BEGIN Data records

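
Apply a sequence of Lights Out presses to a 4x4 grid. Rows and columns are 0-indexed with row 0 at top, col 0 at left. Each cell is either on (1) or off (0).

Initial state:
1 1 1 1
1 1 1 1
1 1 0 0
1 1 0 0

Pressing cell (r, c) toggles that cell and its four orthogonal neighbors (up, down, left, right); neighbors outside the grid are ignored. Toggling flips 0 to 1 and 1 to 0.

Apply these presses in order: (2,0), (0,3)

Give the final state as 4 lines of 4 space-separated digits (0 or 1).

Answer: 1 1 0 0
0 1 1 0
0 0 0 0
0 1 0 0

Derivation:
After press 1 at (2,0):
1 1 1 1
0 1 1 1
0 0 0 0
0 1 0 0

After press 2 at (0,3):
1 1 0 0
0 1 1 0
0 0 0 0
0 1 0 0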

END Data records

= Assigned task =
Wherever the string "Apply" occurs in the records above, copy that line.

= Solution =
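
Apply a sequence of Lights Out presses to a 4x4 grid. Rows and columns are 0-indexed with row 0 at top, col 0 at left. Each cell is either on (1) or off (0).
Apply these presses in order: (2,0), (0,3)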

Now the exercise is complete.